== Supplied records ==

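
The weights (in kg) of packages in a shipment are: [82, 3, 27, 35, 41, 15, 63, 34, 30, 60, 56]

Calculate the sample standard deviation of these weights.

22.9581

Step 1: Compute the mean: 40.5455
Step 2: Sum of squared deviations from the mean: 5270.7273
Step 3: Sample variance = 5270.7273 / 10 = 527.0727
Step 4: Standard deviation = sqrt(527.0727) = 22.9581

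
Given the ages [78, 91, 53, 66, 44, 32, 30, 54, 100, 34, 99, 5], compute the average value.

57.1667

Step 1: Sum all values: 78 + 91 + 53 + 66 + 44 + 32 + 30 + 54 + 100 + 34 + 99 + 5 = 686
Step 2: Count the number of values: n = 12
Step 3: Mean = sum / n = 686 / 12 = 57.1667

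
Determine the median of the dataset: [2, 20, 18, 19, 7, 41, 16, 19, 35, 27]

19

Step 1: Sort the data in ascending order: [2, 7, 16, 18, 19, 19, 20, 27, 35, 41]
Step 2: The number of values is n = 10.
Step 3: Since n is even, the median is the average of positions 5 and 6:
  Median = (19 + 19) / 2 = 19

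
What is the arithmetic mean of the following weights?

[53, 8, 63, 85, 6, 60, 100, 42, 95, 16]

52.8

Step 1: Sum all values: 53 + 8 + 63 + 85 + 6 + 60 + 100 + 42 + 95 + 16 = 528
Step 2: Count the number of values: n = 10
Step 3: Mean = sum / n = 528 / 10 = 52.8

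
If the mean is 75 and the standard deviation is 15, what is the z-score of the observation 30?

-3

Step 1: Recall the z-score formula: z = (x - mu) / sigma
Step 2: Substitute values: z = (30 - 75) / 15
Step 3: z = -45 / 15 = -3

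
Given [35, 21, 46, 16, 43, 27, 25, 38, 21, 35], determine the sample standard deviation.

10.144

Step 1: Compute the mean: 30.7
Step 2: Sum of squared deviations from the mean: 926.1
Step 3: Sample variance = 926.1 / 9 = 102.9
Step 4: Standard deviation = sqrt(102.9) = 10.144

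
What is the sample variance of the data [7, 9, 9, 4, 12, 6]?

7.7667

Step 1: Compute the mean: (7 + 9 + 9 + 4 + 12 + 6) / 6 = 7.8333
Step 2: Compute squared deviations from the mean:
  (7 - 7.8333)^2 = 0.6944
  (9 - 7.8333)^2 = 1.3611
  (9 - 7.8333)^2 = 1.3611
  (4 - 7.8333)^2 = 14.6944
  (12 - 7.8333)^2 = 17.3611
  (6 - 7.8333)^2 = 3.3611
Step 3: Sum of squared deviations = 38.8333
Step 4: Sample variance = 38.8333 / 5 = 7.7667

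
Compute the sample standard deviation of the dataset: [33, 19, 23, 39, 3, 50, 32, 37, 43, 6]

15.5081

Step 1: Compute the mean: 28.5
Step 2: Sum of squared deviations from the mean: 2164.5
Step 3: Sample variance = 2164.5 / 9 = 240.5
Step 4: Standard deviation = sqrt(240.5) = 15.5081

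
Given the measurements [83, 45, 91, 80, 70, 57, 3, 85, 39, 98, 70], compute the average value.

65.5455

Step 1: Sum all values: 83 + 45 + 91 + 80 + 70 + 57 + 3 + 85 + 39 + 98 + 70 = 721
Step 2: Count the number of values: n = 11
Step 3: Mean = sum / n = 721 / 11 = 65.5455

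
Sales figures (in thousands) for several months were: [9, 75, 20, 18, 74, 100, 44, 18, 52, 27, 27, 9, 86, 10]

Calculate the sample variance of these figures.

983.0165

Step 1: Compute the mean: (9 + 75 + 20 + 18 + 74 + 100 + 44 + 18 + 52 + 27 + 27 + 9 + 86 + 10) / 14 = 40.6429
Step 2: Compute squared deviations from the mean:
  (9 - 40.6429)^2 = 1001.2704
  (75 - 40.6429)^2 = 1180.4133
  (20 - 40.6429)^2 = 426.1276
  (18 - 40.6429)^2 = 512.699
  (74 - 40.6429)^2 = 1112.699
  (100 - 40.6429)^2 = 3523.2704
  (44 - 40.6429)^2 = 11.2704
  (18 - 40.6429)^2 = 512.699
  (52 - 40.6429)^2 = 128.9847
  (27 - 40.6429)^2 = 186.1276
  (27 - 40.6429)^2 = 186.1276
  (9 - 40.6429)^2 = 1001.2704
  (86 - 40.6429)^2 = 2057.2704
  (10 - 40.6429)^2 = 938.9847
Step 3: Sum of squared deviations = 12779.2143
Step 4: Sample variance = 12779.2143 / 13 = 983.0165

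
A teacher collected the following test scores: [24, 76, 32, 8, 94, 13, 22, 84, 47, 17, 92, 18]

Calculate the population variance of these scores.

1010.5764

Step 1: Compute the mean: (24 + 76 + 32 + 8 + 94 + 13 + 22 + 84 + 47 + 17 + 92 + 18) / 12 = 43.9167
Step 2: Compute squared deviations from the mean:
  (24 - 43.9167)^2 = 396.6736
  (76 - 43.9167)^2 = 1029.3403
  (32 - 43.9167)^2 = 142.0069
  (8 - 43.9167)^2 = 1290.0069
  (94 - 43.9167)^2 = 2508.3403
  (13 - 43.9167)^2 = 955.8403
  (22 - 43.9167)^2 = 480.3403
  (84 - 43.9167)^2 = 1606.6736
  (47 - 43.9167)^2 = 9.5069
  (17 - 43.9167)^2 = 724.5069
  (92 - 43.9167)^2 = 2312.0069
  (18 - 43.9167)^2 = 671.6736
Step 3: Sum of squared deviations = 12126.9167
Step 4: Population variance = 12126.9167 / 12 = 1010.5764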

===
== Supplied records ==

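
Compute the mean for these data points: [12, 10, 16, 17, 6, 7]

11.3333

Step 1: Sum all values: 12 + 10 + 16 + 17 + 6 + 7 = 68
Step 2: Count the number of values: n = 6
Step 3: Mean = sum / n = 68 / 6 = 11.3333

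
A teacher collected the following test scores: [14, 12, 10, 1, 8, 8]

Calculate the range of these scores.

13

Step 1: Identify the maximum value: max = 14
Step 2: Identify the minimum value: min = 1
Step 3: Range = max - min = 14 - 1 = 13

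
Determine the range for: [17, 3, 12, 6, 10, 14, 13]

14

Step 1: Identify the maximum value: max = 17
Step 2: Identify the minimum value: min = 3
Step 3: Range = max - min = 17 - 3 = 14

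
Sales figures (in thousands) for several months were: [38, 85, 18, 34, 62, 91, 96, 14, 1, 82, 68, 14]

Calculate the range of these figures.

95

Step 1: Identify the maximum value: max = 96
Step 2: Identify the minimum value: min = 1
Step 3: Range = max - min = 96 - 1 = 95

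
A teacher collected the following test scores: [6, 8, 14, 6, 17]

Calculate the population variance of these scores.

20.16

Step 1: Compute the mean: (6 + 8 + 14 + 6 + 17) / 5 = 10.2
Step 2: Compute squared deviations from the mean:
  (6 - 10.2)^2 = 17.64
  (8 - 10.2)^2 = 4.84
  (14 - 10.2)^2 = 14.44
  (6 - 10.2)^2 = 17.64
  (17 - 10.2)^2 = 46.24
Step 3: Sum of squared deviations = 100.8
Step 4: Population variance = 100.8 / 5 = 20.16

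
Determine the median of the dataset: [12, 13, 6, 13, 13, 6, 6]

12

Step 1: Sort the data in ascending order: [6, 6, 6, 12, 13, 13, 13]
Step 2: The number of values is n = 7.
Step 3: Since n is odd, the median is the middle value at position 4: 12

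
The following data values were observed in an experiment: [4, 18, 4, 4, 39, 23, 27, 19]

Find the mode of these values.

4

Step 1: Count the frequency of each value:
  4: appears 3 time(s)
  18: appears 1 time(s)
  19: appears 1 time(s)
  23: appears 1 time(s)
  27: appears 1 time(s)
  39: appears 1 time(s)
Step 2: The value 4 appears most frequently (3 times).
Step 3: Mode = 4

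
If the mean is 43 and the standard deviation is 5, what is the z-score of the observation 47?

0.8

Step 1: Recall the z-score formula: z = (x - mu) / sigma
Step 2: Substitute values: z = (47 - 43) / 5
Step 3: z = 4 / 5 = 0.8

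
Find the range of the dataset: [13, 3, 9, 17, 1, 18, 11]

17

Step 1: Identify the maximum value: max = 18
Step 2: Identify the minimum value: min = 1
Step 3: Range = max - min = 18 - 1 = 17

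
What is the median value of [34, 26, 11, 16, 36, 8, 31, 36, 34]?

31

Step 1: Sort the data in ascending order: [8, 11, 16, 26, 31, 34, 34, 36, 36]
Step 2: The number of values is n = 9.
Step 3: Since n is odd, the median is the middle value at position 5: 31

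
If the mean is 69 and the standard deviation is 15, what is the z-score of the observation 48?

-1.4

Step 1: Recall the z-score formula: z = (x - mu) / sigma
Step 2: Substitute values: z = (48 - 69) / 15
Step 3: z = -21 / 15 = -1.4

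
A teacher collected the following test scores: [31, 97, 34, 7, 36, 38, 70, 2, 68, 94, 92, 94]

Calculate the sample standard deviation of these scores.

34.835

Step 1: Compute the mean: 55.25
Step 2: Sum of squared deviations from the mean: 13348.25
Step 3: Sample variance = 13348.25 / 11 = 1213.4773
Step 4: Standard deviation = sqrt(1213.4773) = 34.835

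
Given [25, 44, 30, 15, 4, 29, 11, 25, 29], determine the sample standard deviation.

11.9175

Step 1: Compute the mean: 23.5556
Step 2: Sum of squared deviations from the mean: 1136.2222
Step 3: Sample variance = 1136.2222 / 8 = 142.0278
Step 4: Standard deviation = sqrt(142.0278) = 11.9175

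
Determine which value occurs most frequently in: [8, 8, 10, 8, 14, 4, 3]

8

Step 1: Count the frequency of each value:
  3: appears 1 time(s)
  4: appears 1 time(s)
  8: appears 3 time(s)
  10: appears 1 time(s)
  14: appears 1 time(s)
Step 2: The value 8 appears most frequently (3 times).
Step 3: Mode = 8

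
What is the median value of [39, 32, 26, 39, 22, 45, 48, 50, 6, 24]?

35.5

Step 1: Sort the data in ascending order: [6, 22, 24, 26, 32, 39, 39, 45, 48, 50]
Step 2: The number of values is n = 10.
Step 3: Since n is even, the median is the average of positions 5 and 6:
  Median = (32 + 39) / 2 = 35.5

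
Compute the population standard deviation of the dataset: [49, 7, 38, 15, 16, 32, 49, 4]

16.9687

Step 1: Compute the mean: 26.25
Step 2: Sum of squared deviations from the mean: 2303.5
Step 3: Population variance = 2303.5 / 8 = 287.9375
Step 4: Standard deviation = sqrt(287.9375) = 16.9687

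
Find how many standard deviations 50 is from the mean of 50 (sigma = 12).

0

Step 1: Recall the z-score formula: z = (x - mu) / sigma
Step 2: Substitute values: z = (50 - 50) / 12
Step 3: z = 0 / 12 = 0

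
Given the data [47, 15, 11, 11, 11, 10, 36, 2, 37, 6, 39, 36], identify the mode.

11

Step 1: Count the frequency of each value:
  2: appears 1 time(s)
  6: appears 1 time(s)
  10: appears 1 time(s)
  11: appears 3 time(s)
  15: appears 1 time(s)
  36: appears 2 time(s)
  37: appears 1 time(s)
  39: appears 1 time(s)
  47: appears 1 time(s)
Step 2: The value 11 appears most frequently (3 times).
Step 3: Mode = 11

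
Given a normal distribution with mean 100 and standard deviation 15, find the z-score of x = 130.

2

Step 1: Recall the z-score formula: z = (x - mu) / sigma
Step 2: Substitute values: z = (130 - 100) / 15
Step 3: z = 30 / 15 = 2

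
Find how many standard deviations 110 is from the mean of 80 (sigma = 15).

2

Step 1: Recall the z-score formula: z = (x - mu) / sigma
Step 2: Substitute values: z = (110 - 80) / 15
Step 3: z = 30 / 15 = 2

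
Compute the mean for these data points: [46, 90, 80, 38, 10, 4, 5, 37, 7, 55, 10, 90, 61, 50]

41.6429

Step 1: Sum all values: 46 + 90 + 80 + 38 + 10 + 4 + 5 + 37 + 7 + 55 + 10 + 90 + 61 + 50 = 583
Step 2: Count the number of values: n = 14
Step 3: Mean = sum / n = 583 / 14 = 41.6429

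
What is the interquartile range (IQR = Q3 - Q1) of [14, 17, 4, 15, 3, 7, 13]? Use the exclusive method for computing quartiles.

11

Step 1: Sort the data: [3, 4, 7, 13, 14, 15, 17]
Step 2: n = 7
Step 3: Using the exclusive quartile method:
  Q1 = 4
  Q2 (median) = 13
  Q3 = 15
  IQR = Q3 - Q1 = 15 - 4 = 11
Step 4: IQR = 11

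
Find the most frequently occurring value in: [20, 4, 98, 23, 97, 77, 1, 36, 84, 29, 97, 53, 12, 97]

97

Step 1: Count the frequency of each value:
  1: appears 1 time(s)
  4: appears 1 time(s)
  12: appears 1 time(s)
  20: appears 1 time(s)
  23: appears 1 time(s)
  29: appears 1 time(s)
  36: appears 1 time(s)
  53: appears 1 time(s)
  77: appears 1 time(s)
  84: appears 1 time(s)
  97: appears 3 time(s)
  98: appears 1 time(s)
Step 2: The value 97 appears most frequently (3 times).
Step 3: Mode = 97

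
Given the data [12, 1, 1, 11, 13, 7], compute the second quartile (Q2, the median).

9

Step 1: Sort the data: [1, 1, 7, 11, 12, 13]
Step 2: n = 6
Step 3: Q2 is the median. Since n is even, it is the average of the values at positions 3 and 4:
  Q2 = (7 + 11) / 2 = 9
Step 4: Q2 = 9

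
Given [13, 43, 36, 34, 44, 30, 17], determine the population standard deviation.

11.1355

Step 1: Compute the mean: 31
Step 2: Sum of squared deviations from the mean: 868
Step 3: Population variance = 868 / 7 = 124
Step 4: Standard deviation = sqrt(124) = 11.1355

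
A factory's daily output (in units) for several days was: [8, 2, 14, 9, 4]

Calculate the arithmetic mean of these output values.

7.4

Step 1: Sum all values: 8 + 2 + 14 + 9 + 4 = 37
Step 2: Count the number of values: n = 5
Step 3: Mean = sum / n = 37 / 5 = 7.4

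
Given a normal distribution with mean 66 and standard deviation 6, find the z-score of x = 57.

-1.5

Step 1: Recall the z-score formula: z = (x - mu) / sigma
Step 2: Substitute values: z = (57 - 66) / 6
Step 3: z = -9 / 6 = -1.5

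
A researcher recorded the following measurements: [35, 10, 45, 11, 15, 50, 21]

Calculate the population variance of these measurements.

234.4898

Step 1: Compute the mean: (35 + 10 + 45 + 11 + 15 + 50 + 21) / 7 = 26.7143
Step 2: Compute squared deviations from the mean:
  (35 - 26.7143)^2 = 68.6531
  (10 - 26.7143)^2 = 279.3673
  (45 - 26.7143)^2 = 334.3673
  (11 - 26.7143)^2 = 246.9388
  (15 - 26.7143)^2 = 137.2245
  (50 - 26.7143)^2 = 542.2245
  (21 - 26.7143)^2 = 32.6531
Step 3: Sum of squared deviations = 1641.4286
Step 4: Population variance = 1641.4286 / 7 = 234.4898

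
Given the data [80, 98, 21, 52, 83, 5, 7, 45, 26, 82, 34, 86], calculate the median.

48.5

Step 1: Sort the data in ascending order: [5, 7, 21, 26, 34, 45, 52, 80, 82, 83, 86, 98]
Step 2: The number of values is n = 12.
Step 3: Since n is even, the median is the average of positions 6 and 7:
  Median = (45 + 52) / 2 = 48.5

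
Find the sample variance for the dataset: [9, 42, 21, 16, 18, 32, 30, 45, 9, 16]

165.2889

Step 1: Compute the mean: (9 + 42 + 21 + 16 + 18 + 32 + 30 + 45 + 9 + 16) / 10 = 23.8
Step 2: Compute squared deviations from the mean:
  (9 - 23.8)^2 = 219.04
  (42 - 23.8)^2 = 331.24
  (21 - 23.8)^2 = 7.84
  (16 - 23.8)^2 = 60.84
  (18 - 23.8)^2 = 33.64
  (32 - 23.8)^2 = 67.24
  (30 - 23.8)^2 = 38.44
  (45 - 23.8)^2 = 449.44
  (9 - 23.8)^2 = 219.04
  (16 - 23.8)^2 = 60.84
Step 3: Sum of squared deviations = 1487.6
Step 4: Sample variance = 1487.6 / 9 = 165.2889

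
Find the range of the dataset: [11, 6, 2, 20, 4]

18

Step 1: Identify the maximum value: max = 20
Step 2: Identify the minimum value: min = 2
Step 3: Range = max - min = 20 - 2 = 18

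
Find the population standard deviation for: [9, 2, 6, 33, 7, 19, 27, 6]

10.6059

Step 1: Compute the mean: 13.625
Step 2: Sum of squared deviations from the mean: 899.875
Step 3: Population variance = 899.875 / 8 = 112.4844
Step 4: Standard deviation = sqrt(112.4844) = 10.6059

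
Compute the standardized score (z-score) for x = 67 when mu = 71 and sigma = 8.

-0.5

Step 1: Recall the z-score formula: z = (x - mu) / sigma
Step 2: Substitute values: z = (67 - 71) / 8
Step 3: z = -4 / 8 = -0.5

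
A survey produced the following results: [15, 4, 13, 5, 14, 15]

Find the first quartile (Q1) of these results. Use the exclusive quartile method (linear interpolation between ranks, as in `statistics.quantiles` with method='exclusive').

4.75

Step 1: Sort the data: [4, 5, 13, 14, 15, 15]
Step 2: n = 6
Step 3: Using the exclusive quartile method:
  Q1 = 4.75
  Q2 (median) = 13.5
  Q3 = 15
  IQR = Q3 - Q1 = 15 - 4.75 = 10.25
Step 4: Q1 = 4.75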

===

◆ **Task prompt**
Gather from the data above every line with the string "test".

◆ **Solution for this problem**
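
A teacher collected the following test scores: [24, 76, 32, 8, 94, 13, 22, 84, 47, 17, 92, 18]
A teacher collected the following test scores: [14, 12, 10, 1, 8, 8]
A teacher collected the following test scores: [6, 8, 14, 6, 17]
A teacher collected the following test scores: [31, 97, 34, 7, 36, 38, 70, 2, 68, 94, 92, 94]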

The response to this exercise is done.